'''

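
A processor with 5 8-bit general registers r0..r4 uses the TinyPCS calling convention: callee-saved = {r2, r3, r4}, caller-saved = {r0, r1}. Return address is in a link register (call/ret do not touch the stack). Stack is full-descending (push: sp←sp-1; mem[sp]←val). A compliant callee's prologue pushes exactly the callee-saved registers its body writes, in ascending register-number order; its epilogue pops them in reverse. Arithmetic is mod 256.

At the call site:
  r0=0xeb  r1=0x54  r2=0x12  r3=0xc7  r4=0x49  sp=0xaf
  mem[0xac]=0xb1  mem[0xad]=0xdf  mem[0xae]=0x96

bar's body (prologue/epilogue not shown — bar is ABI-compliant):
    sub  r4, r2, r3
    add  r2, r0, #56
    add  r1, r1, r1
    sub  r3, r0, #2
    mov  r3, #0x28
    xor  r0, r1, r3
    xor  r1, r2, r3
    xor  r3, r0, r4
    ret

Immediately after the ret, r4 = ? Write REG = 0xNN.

prologue: push r2 -> mem[0xae]=0x12, sp=0xae
prologue: push r3 -> mem[0xad]=0xc7, sp=0xad
prologue: push r4 -> mem[0xac]=0x49, sp=0xac
body[0] sub  r4, r2, r3 -> r4=0x4b
body[1] add  r2, r0, #56 -> r2=0x23
body[2] add  r1, r1, r1 -> r1=0xa8
body[3] sub  r3, r0, #2 -> r3=0xe9
body[4] mov  r3, #0x28 -> r3=0x28
body[5] xor  r0, r1, r3 -> r0=0x80
body[6] xor  r1, r2, r3 -> r1=0x0b
body[7] xor  r3, r0, r4 -> r3=0xcb
epilogue: pop r4=0x49, sp=0xad
epilogue: pop r3=0xc7, sp=0xae
epilogue: pop r2=0x12, sp=0xaf
r4 is callee-saved -> restored

REG = 0x49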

'''

# DESCRIPTION OF THE TASK
Return the entries above in full and exactly as written.

# EXERCISE RESULT
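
A processor with 5 8-bit general registers r0..r4 uses the TinyPCS calling convention: callee-saved = {r2, r3, r4}, caller-saved = {r0, r1}. Return address is in a link register (call/ret do not touch the stack). Stack is full-descending (push: sp←sp-1; mem[sp]←val). A compliant callee's prologue pushes exactly the callee-saved registers its body writes, in ascending register-number order; its epilogue pops them in reverse. Arithmetic is mod 256.

At the call site:
  r0=0xeb  r1=0x54  r2=0x12  r3=0xc7  r4=0x49  sp=0xaf
  mem[0xac]=0xb1  mem[0xad]=0xdf  mem[0xae]=0x96

bar's body (prologue/epilogue not shown — bar is ABI-compliant):
    sub  r4, r2, r3
    add  r2, r0, #56
    add  r1, r1, r1
    sub  r3, r0, #2
    mov  r3, #0x28
    xor  r0, r1, r3
    xor  r1, r2, r3
    xor  r3, r0, r4
    ret

Immediately after the ret, r4 = ? Write REG = 0xNN.

prologue: push r2 -> mem[0xae]=0x12, sp=0xae
prologue: push r3 -> mem[0xad]=0xc7, sp=0xad
prologue: push r4 -> mem[0xac]=0x49, sp=0xac
body[0] sub  r4, r2, r3 -> r4=0x4b
body[1] add  r2, r0, #56 -> r2=0x23
body[2] add  r1, r1, r1 -> r1=0xa8
body[3] sub  r3, r0, #2 -> r3=0xe9
body[4] mov  r3, #0x28 -> r3=0x28
body[5] xor  r0, r1, r3 -> r0=0x80
body[6] xor  r1, r2, r3 -> r1=0x0b
body[7] xor  r3, r0, r4 -> r3=0xcb
epilogue: pop r4=0x49, sp=0xad
epilogue: pop r3=0xc7, sp=0xae
epilogue: pop r2=0x12, sp=0xaf
r4 is callee-saved -> restored

REG = 0x49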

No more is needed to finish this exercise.